Stored items:
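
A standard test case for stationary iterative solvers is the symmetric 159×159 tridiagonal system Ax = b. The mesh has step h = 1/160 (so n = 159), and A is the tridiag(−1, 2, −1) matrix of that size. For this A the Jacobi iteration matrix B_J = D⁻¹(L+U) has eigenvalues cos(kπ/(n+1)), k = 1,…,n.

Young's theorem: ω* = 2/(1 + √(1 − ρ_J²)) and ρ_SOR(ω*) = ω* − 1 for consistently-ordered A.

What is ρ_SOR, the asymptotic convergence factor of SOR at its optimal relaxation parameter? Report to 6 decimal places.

ρ_SOR = 0.961489

B_J for the 159×159 system has eigenvalues cos(kπ/160); ρ_J = cos(π/160) = 0.999807.
√(1−ρ_J²) simplifies to sin(π/160) = 0.0196337.
So ω* = 2/1.0196337 = 1.961489 (Young).
and ρ(B_{ω*}) = 1.961489 − 1 = 0.961489.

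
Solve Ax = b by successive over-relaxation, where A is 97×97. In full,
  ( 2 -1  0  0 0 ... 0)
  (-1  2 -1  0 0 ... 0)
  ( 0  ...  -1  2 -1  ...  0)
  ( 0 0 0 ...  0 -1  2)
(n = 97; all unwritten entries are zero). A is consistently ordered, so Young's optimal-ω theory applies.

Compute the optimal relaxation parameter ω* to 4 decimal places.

spectrum of D⁻¹(L+U) = {cos(kπ/98) : 1≤k≤97}; ρ_J = cos(π/98) = 0.9995.
root = sin(π/98) = 0.03205  (since 1−cos² = sin²).
Then 2/(1+√(1−ρ_J²)) = 2/(1+0.03205); ω* = 2/1.03205 = 1.9379.
ρ_SOR = ω* − 1 = 1.9379 − 1 = 0.9379.

ω* = 1.9379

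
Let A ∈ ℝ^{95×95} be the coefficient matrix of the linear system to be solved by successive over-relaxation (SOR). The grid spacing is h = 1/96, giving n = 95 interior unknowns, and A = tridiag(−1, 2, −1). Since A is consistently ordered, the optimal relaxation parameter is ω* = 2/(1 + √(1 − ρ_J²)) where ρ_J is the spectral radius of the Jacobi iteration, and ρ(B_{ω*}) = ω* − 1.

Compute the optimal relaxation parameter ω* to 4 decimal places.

ω* = 1.9366

spectrum of D⁻¹(L+U) = {cos(kπ/96) : 1≤k≤95}; ρ_J = cos(π/96) = 0.9995.
√(1−ρ_J²) = |sin(π/96)| = 0.03272
ω* = 2/(1 + 0.03272) = 2/1.03272 = 1.9366.
[ρ_SOR] ω* − 1 = 0.9366.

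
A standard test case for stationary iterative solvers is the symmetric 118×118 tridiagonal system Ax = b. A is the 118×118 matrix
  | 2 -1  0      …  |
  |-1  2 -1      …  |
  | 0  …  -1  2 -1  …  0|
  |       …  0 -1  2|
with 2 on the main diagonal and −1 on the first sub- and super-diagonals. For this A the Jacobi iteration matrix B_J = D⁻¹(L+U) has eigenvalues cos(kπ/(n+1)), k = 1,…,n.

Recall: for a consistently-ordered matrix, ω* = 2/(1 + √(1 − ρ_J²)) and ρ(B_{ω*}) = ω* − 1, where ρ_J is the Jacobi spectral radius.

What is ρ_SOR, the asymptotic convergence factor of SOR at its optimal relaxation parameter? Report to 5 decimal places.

ρ_SOR = 0.94856

ρ_J = max_k |cos(kπ/119)| = cos(π/119) = 0.99965
root = sin(π/119) = 0.026397  (since 1−cos² = sin²).
Then 2/(1+√(1−ρ_J²)) = 2/(1+0.026397); ω* = 2/1.026397 = 1.94856.
ρ_SOR = ω* − 1 ≈ 0.94856.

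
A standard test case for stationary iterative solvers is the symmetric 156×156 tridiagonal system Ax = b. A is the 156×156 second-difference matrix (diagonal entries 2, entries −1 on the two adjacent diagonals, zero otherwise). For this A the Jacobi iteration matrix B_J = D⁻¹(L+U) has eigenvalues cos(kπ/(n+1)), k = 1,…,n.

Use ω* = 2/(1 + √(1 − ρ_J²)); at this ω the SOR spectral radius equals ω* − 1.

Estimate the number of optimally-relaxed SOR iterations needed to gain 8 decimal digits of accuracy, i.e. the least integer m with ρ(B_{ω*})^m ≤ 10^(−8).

m = 461

½·tridiag(1,0,1) at n=156: λ_k = cos(kπ/157); max |λ| at k=1 ⇒ ρ_J = cos(π/157) ≈ 0.9997998.
root = sin(π/157) = 0.0200088  (since 1−cos² = sin²).
[ω*] 2 ÷ (1 + 0.0200088) = 2 ÷ 1.0200088 = 1.9607674.
Hence ρ(B_{ω*}) = 1.9607674 − 1 = 0.9607674.
Need (0.9607674)^m ≤ 10^(−8): m ≥ 8·ln10/|ln 0.9607674| = 18.4207/0.0400229 = 460.254 ⇒ m = 461.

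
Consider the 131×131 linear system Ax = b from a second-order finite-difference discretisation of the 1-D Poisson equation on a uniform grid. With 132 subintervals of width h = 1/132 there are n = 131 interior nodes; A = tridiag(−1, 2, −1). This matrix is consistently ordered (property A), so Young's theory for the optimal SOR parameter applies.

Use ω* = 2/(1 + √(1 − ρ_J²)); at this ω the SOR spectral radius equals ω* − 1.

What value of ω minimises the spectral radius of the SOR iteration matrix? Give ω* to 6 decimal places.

½·tridiag(1,0,1) at n=131: λ_k = cos(kπ/132); max |λ| at k=1 ⇒ ρ_J = cos(π/132) ≈ 0.999717.
1 − cos²(π/132) = sin²(π/132) ⇒ √(1−ρ_J²) = sin(π/132) = 0.0237977.
[ω*] 2 ÷ (1 + 0.0237977) = 2 ÷ 1.0237977 = 1.953511.
[ρ_SOR] ω* − 1 = 0.953511.

ω* = 1.953511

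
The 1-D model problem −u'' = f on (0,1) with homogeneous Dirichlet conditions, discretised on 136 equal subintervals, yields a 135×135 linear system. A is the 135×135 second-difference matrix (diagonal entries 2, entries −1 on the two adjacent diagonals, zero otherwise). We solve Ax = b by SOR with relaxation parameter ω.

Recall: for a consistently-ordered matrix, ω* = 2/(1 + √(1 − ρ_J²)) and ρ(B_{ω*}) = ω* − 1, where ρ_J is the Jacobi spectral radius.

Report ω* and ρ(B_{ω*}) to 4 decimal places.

ω* = 1.9548, ρ_SOR = 0.9548

n=135: λ(B_J) = 1 − λ(A)/2 = cos(kπ/136); k=1 gives ρ_J = 0.9997.
root = sin(π/136) = 0.02310  (since 1−cos² = sin²).
Then 2/(1+√(1−ρ_J²)) = 2/(1+0.02310); ω* = 2/1.02310 = 1.9548.
ρ(B_{ω*}) = ω*−1 = 0.9548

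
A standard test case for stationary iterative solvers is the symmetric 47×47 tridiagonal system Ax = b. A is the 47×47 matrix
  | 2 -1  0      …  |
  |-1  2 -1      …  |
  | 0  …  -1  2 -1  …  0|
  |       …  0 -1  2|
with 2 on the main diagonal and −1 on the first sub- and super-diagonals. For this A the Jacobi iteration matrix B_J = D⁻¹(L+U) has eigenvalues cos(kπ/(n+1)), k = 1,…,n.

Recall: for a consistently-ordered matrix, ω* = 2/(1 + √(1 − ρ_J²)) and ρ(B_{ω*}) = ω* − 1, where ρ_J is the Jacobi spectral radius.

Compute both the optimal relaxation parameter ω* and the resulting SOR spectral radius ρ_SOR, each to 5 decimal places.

[ρ_J] n=47: ρ(B_J) = cos(π/(n+1)) = cos(π/48) = 0.99786.
√(1 − cos²(π/48)) = sin(π/48) ≈ 0.065403.
ω* = 2/(1 + 0.065403) = 2/1.065403 = 1.87722.
and ρ(B_{ω*}) = 1.87722 − 1 = 0.87722.

ω* = 1.87722, ρ_SOR = 0.87722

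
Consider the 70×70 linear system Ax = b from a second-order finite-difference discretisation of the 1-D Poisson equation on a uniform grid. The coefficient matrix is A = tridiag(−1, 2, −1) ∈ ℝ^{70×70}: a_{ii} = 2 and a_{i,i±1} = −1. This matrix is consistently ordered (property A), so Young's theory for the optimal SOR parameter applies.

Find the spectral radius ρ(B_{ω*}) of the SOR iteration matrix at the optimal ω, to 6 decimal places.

ρ_SOR = 0.915281

spectrum of D⁻¹(L+U) = {cos(kπ/71) : 1≤k≤70}; ρ_J = cos(π/71) = 0.999021.
√(1 − cos²(π/71)) = sin(π/71) ≈ 0.0442333.
ω* = 2 / (1 + 0.0442333) = 2 / 1.0442333 ≈ 1.915281.
and ρ(B_{ω*}) = 1.915281 − 1 = 0.915281.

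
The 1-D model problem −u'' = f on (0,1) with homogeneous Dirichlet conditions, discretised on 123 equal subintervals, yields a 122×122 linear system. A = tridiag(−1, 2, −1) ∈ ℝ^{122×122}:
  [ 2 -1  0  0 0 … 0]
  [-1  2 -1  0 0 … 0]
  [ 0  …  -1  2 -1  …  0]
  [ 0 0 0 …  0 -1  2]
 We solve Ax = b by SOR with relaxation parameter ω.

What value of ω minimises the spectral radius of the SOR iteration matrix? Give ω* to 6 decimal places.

B_J for the 122×122 system has eigenvalues cos(kπ/123); ρ_J = cos(π/123) = 0.999674.
root = sin(π/123) = 0.0255386  (since 1−cos² = sin²).
So ω* = 2/1.0255386 = 1.950195 (Young).
ρ_SOR = ω* − 1 ≈ 0.950195.

ω* = 1.950195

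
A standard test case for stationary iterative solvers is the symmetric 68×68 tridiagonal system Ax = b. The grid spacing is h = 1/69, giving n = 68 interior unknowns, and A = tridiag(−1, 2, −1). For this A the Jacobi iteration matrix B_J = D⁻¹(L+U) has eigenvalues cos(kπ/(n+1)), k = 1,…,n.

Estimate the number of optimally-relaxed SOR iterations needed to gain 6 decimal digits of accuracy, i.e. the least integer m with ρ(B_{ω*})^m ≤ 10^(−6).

m = 152

n=68: λ(B_J) = 1 − λ(A)/2 = cos(kπ/69); k=1 gives ρ_J = 0.9989637.
root = sin(π/69) = 0.0455146  (since 1−cos² = sin²).
ω* = 2/(1 + 0.0455146) = 2/1.0455146 = 1.9129336.
ρ_SOR = ω* − 1 = 1.9129336 − 1 = 0.9129336.
For 6 digits: m = 6·ln10 / (−ln 0.9129336) = 13.8155/0.0910921 = 151.665; round up → m = 152.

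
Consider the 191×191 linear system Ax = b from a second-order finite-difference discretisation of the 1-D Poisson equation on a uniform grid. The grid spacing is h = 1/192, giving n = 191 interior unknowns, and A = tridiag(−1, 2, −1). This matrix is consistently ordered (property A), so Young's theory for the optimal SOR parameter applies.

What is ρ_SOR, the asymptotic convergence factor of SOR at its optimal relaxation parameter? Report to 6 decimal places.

ρ_SOR = 0.967803

With n=191, ρ(Jacobi) = cos(π/192) = 0.999866.
root = sin(π/192) = 0.0163617  (since 1−cos² = sin²).
ω* = 2/(1+0.0163617) = 1.967803
[ρ_SOR] ω* − 1 = 0.967803.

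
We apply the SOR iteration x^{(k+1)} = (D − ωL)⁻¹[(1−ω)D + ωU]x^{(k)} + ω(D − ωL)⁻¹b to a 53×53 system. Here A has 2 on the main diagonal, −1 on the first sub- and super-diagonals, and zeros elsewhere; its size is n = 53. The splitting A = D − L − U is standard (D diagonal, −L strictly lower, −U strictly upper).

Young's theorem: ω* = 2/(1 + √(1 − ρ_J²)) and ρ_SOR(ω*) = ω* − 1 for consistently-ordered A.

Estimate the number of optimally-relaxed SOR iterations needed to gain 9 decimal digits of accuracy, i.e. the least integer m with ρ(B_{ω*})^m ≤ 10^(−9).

B_J for the 53×53 system has eigenvalues cos(kπ/54); ρ_J = cos(π/54) = 0.9983082.
1 − cos²(π/54) = sin²(π/54) ⇒ √(1−ρ_J²) = sin(π/54) = 0.0581448.
So ω* = 2/1.0581448 = 1.8901005 (Young).
At ω = 1.8901005 every |λ(B_ω)| = ω−1, so ρ_SOR = 0.8901005.
Need (0.8901005)^m ≤ 10^(−9): m ≥ 9·ln10/|ln 0.8901005| = 20.7233/0.116421 = 178.003 ⇒ m = 179.

m = 179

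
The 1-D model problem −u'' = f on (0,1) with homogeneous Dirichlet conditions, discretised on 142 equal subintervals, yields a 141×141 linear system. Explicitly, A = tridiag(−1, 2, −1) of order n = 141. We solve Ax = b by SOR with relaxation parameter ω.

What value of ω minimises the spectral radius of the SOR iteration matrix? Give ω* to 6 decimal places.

ω* = 1.956713

B_J for the 141×141 system has eigenvalues cos(kπ/142); ρ_J = cos(π/142) = 0.999755.
√(1 − cos²(π/142)) = sin(π/142) ≈ 0.0221221.
ω* = 2 / (1 + 0.0221221) = 2 / 1.0221221 ≈ 1.956713.
ρ_SOR = ω* − 1 = 1.956713 − 1 = 0.956713.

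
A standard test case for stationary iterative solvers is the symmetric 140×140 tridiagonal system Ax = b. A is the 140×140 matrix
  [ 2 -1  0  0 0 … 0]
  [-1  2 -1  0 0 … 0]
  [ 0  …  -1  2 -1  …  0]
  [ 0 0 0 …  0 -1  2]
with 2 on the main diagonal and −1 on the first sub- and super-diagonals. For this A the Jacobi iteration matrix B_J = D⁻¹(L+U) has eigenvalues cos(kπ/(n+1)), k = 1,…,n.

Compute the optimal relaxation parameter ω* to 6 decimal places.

ω* = 1.956413

With n=140, ρ(Jacobi) = cos(π/141) = 0.999752.
root = sin(π/141) = 0.0222790  (since 1−cos² = sin²).
ω* = 2/(1 + 0.0222790) = 2/1.0222790 = 1.956413.
and ρ(B_{ω*}) = 1.956413 − 1 = 0.956413.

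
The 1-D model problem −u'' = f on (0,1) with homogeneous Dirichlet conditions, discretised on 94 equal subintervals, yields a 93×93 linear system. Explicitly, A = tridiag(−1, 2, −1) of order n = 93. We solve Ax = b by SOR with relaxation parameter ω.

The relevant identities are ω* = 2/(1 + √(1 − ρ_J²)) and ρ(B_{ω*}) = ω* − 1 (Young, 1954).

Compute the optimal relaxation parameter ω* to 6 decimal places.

ω* = 1.935331

spectrum of D⁻¹(L+U) = {cos(kπ/94) : 1≤k≤93}; ρ_J = cos(π/94) = 0.999442.
1 − cos²(π/94) = sin²(π/94) ⇒ √(1−ρ_J²) = sin(π/94) = 0.0334150.
[ω*] 2 ÷ (1 + 0.0334150) = 2 ÷ 1.0334150 = 1.935331.
ρ_SOR = ω* − 1 ≈ 0.935331.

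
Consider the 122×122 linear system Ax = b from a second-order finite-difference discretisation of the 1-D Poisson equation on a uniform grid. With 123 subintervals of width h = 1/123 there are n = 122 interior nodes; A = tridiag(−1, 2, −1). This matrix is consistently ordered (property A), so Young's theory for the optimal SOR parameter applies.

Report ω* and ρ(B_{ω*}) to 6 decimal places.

n=122: λ(B_J) = 1 − λ(A)/2 = cos(kπ/123); k=1 gives ρ_J = 0.999674.
√(1 − cos²(π/123)) = sin(π/123) ≈ 0.0255386.
ω* = 2/(1+0.0255386) = 1.950195
[ρ_SOR] ω* − 1 = 0.950195.

ω* = 1.950195, ρ_SOR = 0.950195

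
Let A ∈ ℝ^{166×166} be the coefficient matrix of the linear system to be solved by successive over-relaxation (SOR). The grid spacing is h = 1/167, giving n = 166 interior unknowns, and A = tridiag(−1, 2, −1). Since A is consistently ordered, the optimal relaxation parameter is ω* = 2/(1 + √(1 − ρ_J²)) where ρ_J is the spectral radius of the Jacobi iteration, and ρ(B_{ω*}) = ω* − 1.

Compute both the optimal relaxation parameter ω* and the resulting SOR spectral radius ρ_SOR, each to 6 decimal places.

ω* = 1.963073, ρ_SOR = 0.963073

spectrum of D⁻¹(L+U) = {cos(kπ/167) : 1≤k≤166}; ρ_J = cos(π/167) = 0.999823.
root = sin(π/167) = 0.0188108  (since 1−cos² = sin²).
Young: ω* = 2/(1+√(1−ρ_J²)) = 2/(1+0.0188108) = 2/1.0188108 = 1.963073.
[ρ_SOR] ω* − 1 = 0.963073.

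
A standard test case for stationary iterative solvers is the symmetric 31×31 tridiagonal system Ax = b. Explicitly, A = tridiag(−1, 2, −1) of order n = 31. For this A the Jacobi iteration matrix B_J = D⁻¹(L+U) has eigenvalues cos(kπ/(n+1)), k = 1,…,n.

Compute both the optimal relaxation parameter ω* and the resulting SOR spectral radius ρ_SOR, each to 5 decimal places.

B_J for the 31×31 system has eigenvalues cos(kπ/32); ρ_J = cos(π/32) = 0.99518.
√(1−ρ_J²) simplifies to sin(π/32) = 0.098017.
ω* = 2/(1 + 0.098017) = 2/1.098017 = 1.82147.
[ρ_SOR] ω* − 1 = 0.82147.

ω* = 1.82147, ρ_SOR = 0.82147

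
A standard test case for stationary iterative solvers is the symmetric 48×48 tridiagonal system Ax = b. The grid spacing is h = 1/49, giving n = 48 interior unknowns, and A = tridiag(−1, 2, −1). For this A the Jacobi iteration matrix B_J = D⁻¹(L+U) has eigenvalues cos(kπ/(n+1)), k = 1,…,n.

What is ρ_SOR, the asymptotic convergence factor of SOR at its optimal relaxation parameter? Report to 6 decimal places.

ρ_SOR = 0.879575

spectrum of D⁻¹(L+U) = {cos(kπ/49) : 1≤k≤48}; ρ_J = cos(π/49) = 0.997945.
√(1 − cos²(π/49)) = sin(π/49) ≈ 0.0640702.
[ω*] 2 ÷ (1 + 0.0640702) = 2 ÷ 1.0640702 = 1.879575.
At ω = 1.879575 every |λ(B_ω)| = ω−1, so ρ_SOR = 0.879575.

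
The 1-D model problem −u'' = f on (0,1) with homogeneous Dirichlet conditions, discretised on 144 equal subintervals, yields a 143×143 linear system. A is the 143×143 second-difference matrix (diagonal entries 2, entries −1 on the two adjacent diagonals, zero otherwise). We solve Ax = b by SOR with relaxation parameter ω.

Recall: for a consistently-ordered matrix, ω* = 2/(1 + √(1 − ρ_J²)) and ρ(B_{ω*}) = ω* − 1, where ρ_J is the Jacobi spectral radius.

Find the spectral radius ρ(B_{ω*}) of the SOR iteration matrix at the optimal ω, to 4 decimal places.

ρ_J = max_k |cos(kπ/144)| = cos(π/144) = 0.9998
root = sin(π/144) = 0.02181  (since 1−cos² = sin²).
[ω*] 2 ÷ (1 + 0.02181) = 2 ÷ 1.02181 = 1.9573.
ρ_SOR = ω* − 1 ≈ 0.9573.

ρ_SOR = 0.9573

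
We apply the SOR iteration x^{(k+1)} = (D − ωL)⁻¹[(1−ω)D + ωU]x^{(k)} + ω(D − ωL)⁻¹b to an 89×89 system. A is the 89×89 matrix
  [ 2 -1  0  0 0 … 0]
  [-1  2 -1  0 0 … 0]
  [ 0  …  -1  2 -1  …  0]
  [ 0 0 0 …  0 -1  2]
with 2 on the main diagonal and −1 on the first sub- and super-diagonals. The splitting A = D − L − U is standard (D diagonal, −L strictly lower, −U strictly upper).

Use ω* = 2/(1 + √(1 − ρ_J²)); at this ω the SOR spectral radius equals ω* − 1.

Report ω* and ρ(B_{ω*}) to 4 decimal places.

ω* = 1.9326, ρ_SOR = 0.9326

B_J for the 89×89 system has eigenvalues cos(kπ/90); ρ_J = cos(π/90) = 0.9994.
√(1−ρ_J²) simplifies to sin(π/90) = 0.03490.
Young: ω* = 2/(1+√(1−ρ_J²)) = 2/(1+0.03490) = 2/1.03490 = 1.9326.
At ω = 1.9326 every |λ(B_ω)| = ω−1, so ρ_SOR = 0.9326.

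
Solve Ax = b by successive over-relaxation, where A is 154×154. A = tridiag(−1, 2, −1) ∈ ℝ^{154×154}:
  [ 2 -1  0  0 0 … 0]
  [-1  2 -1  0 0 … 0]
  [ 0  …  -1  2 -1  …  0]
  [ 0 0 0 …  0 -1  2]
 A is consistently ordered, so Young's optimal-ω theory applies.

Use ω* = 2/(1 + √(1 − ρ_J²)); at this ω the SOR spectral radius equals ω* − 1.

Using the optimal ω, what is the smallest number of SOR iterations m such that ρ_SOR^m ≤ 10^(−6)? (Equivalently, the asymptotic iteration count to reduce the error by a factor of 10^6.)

m = 341

ρ_J = max_k |cos(kπ/155)| = cos(π/155) = 0.9997946
root = sin(π/155) = 0.0202670  (since 1−cos² = sin²).
Young: ω* = 2/(1+√(1−ρ_J²)) = 2/(1+0.0202670) = 2/1.0202670 = 1.9602712.
and ρ(B_{ω*}) = 1.9602712 − 1 = 0.9602712.
6·ln10 = 13.8155; −ln(0.9602712) = 0.0405395; m = ⌈13.8155/0.0405395⌉ = ⌈340.791⌉ = 341.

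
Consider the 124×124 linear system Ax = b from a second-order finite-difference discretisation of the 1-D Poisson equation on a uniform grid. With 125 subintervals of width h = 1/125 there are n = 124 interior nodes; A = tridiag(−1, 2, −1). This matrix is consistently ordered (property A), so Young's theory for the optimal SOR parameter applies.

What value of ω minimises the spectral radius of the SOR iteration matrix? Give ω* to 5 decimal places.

ρ_J = max_k |cos(kπ/125)| = cos(π/125) = 0.99968
1 − cos²(π/125) = sin²(π/125) ⇒ √(1−ρ_J²) = sin(π/125) = 0.025130.
So ω* = 2/1.025130 = 1.95097 (Young).
ρ_SOR = ω* − 1 = 1.95097 − 1 = 0.95097.

ω* = 1.95097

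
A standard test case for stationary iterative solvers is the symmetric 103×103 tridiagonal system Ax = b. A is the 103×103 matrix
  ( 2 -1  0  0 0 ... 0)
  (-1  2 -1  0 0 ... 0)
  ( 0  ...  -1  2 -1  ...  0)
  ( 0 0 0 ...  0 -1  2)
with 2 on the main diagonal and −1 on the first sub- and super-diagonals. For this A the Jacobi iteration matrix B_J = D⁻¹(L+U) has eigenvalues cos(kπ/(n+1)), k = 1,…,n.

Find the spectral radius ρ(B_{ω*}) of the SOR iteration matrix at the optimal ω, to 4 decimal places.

ρ_SOR = 0.9414

B_J for the 103×103 system has eigenvalues cos(kπ/104); ρ_J = cos(π/104) = 0.9995.
root = sin(π/104) = 0.03020  (since 1−cos² = sin²).
ω* = 2 / (1 + 0.03020) = 2 / 1.03020 ≈ 1.9414.
ρ_SOR = ω* − 1 = 1.9414 − 1 = 0.9414.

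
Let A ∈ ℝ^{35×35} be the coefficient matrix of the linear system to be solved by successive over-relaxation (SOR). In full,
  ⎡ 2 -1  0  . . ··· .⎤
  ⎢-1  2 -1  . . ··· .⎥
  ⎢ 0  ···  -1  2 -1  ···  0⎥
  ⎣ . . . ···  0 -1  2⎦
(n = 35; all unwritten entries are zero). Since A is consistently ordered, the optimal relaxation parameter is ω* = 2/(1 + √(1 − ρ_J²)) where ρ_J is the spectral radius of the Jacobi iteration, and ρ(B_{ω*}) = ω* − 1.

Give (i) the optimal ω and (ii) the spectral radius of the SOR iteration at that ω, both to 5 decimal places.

n=35: λ(B_J) = 1 − λ(A)/2 = cos(kπ/36); k=1 gives ρ_J = 0.99619.
root = sin(π/36) = 0.087156  (since 1−cos² = sin²).
ω* = 2 / (1 + 0.087156) = 2 / 1.087156 ≈ 1.83966.
ρ_SOR = ω* − 1 ≈ 0.83966.

ω* = 1.83966, ρ_SOR = 0.83966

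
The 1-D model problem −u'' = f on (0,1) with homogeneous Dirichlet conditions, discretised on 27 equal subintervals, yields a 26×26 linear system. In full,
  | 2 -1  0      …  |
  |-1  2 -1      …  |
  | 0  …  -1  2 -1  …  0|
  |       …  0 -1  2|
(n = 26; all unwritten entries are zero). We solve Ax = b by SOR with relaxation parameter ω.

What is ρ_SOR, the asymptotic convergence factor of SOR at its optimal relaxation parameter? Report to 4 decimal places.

ρ_SOR = 0.7920

[ρ_J] n=26: ρ(B_J) = cos(π/(n+1)) = cos(π/27) = 0.9932.
√(1 − cos²(π/27)) = sin(π/27) ≈ 0.11609.
ω* = 2 / (1 + 0.11609) = 2 / 1.11609 ≈ 1.7920.
Hence ρ(B_{ω*}) = 1.7920 − 1 = 0.7920.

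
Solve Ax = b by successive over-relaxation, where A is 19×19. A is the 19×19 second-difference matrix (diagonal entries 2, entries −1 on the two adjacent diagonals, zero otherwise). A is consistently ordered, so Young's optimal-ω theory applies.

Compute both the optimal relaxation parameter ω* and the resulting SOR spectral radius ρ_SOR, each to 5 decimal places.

ω* = 1.72945, ρ_SOR = 0.72945

With n=19, ρ(Jacobi) = cos(π/20) = 0.98769.
root = sin(π/20) = 0.156434  (since 1−cos² = sin²).
[ω*] 2 ÷ (1 + 0.156434) = 2 ÷ 1.156434 = 1.72945.
Hence ρ(B_{ω*}) = 1.72945 − 1 = 0.72945.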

* **WHAT THIS TASK INVOLVES**
Retype only the stretch of lines above starting at the one with "discretised on 94" and stopping at the one with "The relevant identities", exactly as written, with both kept.

* **WRITTEN RESPONSE**
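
The 1-D model problem −u'' = f on (0,1) with homogeneous Dirichlet conditions, discretised on 94 equal subintervals, yields a 93×93 linear system. Explicitly, A = tridiag(−1, 2, −1) of order n = 93. We solve Ax = b by SOR with relaxation parameter ω.

The relevant identities are ω* = 2/(1 + √(1 − ρ_J²)) and ρ(B_{ω*}) = ω* − 1 (Young, 1954).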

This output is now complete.